BEGIN Material for this task

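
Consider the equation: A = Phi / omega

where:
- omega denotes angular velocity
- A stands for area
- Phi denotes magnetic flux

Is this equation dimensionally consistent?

No

omega (angular velocity) has dimensions [T^-1].
A (area) has dimensions [L^2].
Phi (magnetic flux) has dimensions [I^-1 L^2 M T^-2].

Left side: [L^2]
Right side: [I^-1 L^2 M T^-1]

The two sides have different dimensions, so the equation is NOT dimensionally consistent.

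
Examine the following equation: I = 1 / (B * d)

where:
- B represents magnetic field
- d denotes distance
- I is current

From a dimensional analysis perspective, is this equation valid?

No

B (magnetic field) has dimensions [I^-1 M T^-2].
d (distance) has dimensions [L].
I (current) has dimensions [I].

Left side: [I]
Right side: [I L^-1 M^-1 T^2]

The two sides have different dimensions, so the equation is NOT dimensionally consistent.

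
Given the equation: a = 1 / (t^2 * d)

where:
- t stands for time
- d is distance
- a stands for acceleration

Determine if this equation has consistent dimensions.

No

t (time) has dimensions [T].
d (distance) has dimensions [L].
a (acceleration) has dimensions [L T^-2].

Left side: [L T^-2]
Right side: [L^-1 T^-2]

The two sides have different dimensions, so the equation is NOT dimensionally consistent.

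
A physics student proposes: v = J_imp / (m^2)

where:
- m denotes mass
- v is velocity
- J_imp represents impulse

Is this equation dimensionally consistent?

No

m (mass) has dimensions [M].
v (velocity) has dimensions [L T^-1].
J_imp (impulse) has dimensions [L M T^-1].

Left side: [L T^-1]
Right side: [L M^-1 T^-1]

The two sides have different dimensions, so the equation is NOT dimensionally consistent.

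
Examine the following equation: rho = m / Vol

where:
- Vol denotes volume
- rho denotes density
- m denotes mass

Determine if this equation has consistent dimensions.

Yes

Vol (volume) has dimensions [L^3].
rho (density) has dimensions [L^-3 M].
m (mass) has dimensions [M].

Left side: [L^-3 M]
Right side: [L^-3 M]

Both sides have the same dimensions, so the equation is dimensionally consistent.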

END Material for this task

▶ **Task brief**: All that is needed is the line containing "- rho denotes density" and each line after it to the end of the data above, set down exactly.

▶ **Answer to this exercise**:
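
- rho denotes density
- m denotes mass

Determine if this equation has consistent dimensions.

Yes

Vol (volume) has dimensions [L^3].
rho (density) has dimensions [L^-3 M].
m (mass) has dimensions [M].

Left side: [L^-3 M]
Right side: [L^-3 M]

Both sides have the same dimensions, so the equation is dimensionally consistent.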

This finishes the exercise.